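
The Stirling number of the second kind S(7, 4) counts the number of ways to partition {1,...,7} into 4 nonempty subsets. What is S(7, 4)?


Using the explicit formula S(n,k) = (1/k!) sum_{j=0}^{k} (-1)^(k-j) C(k,j) j^n:
S(7, 4) = 350
Equivalently, S(n,k) is n! times the coefficient of x^n in the EGF (e^x - 1)^k / k!.

350


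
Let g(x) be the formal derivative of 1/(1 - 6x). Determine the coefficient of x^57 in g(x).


Differentiate termwise: d/dx sum_{k>=0} 6^k x^k = sum_{k>=1} k 6^k x^(k-1) = sum_{j>=0} (j+1) 6^(j+1) x^j.
Equivalently, d/dx [1/(1 - 6x)] = 6/(1 - 6x)^2.
For j = 57: 58 * 6^58 = 58 * 1357602166130257152481187563160405662935023616 = 78740925635554914843908878663303528450231369728.

78740925635554914843908878663303528450231369728


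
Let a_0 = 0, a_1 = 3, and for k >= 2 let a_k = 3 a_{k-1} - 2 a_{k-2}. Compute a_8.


Iterating the recurrence forward:
a_0 = 0
a_1 = 3
a_2 = 3*3 - 2*0 = 9
a_3 = 3*9 - 2*3 = 21
a_4 = 3*21 - 2*9 = 45
a_5 = 3*45 - 2*21 = 93
a_6 = 3*93 - 2*45 = 189
a_7 = 3*189 - 2*93 = 381
a_8 = 3*381 - 2*189 = 765
So a_8 = 765.

765


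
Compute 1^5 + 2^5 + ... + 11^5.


This power sum has a closed form given by Faulhaber's formula
sum_{k=1}^{m} k^p = (1 / (p + 1)) * sum_{j=0}^{p} C(p + 1, j) B_j m^(p + 1 - j),
but for small m direct computation is fastest:
1 + 32 + 243 + 1024 + 3125 + 7776 + 16807 + 32768 + 59049 + 100000 + 161051 = 381876.

381876


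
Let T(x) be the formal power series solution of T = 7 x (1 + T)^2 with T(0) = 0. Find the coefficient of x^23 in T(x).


Apply the Lagrange inversion formula: if T = 7 x * phi(T) with phi(t) = (1 + t)^2, then [x^n] T = 7^n * (1/n) [t^(n-1)] phi(t)^n = 7^n * (1/n) [t^(n-1)] (1 + t)^(2n) = 7^n * (1/n) C(2n, n-1).
Using the identity C(2n, n-1) = C(2n, n) * n / (n+1), the unscaled factor equals C(2n, n) / (n+1) = C_n, the n-th Catalan number.
For n = 23: C_23 = C(46, 23) / 24 = 8233430727600/24 = 343059613650.
With the 7^23 = 27368747340080916343 factor, the coefficient is 27368747340080916343 * 343059613650 = 9389111888572624320367550881950.

9389111888572624320367550881950


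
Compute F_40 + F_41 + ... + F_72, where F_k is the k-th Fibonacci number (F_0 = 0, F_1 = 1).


Use the identity sum_{k=0}^{N} F_k = F_{N+2} - 1 (which follows from F_{k+2} - F_{k+1} = F_k). Then
sum_{k=40}^{72} F_k = (F_{74} - 1) - (F_{41} - 1) = F_{74} - F_{41}.
Computing: F_{74} = 1304969544928657, F_{41} = 165580141, so
Sum = 1304969544928657 - 165580141 = 1304969379348516.

1304969379348516


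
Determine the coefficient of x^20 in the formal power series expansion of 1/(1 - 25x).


The geometric series identity gives 1/(1 - c x) = sum_{k>=0} c^k x^k, so the coefficient of x^k is c^k.
Here c = 25 and k = 20.
Computing: 25^20 = 9094947017729282379150390625

9094947017729282379150390625


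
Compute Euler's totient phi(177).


phi(n) counts integers in [1, n] coprime to n. Using the multiplicative formula phi(n) = n * prod_{p | n} (1 - 1/p):
177 = 3 * 59, so
phi(177) = 177 * (1 - 1/3) * (1 - 1/59) = 116.

116


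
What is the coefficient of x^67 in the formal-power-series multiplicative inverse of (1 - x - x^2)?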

TASK REQUIREMENTS | For this exercise, copy all of the material exactly as it stands.

PROBLEM SOLUTION |
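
The Stirling number of the second kind S(7, 4) counts the number of ways to partition {1,...,7} into 4 nonempty subsets. What is S(7, 4)?


Using the explicit formula S(n,k) = (1/k!) sum_{j=0}^{k} (-1)^(k-j) C(k,j) j^n:
S(7, 4) = 350
Equivalently, S(n,k) is n! times the coefficient of x^n in the EGF (e^x - 1)^k / k!.

350


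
Let g(x) be the formal derivative of 1/(1 - 6x). Determine the coefficient of x^57 in g(x).


Differentiate termwise: d/dx sum_{k>=0} 6^k x^k = sum_{k>=1} k 6^k x^(k-1) = sum_{j>=0} (j+1) 6^(j+1) x^j.
Equivalently, d/dx [1/(1 - 6x)] = 6/(1 - 6x)^2.
For j = 57: 58 * 6^58 = 58 * 1357602166130257152481187563160405662935023616 = 78740925635554914843908878663303528450231369728.

78740925635554914843908878663303528450231369728


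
Let a_0 = 0, a_1 = 3, and for k >= 2 let a_k = 3 a_{k-1} - 2 a_{k-2}. Compute a_8.


Iterating the recurrence forward:
a_0 = 0
a_1 = 3
a_2 = 3*3 - 2*0 = 9
a_3 = 3*9 - 2*3 = 21
a_4 = 3*21 - 2*9 = 45
a_5 = 3*45 - 2*21 = 93
a_6 = 3*93 - 2*45 = 189
a_7 = 3*189 - 2*93 = 381
a_8 = 3*381 - 2*189 = 765
So a_8 = 765.

765


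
Compute 1^5 + 2^5 + ... + 11^5.


This power sum has a closed form given by Faulhaber's formula
sum_{k=1}^{m} k^p = (1 / (p + 1)) * sum_{j=0}^{p} C(p + 1, j) B_j m^(p + 1 - j),
but for small m direct computation is fastest:
1 + 32 + 243 + 1024 + 3125 + 7776 + 16807 + 32768 + 59049 + 100000 + 161051 = 381876.

381876


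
Let T(x) be the formal power series solution of T = 7 x (1 + T)^2 with T(0) = 0. Find the coefficient of x^23 in T(x).


Apply the Lagrange inversion formula: if T = 7 x * phi(T) with phi(t) = (1 + t)^2, then [x^n] T = 7^n * (1/n) [t^(n-1)] phi(t)^n = 7^n * (1/n) [t^(n-1)] (1 + t)^(2n) = 7^n * (1/n) C(2n, n-1).
Using the identity C(2n, n-1) = C(2n, n) * n / (n+1), the unscaled factor equals C(2n, n) / (n+1) = C_n, the n-th Catalan number.
For n = 23: C_23 = C(46, 23) / 24 = 8233430727600/24 = 343059613650.
With the 7^23 = 27368747340080916343 factor, the coefficient is 27368747340080916343 * 343059613650 = 9389111888572624320367550881950.

9389111888572624320367550881950


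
Compute F_40 + F_41 + ... + F_72, where F_k is the k-th Fibonacci number (F_0 = 0, F_1 = 1).


Use the identity sum_{k=0}^{N} F_k = F_{N+2} - 1 (which follows from F_{k+2} - F_{k+1} = F_k). Then
sum_{k=40}^{72} F_k = (F_{74} - 1) - (F_{41} - 1) = F_{74} - F_{41}.
Computing: F_{74} = 1304969544928657, F_{41} = 165580141, so
Sum = 1304969544928657 - 165580141 = 1304969379348516.

1304969379348516


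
Determine the coefficient of x^20 in the formal power series expansion of 1/(1 - 25x).


The geometric series identity gives 1/(1 - c x) = sum_{k>=0} c^k x^k, so the coefficient of x^k is c^k.
Here c = 25 and k = 20.
Computing: 25^20 = 9094947017729282379150390625

9094947017729282379150390625


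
Compute Euler's totient phi(177).


phi(n) counts integers in [1, n] coprime to n. Using the multiplicative formula phi(n) = n * prod_{p | n} (1 - 1/p):
177 = 3 * 59, so
phi(177) = 177 * (1 - 1/3) * (1 - 1/59) = 116.

116


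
What is the coefficient of x^67 in the formal-power-series multiplicative inverse of (1 - x - x^2)?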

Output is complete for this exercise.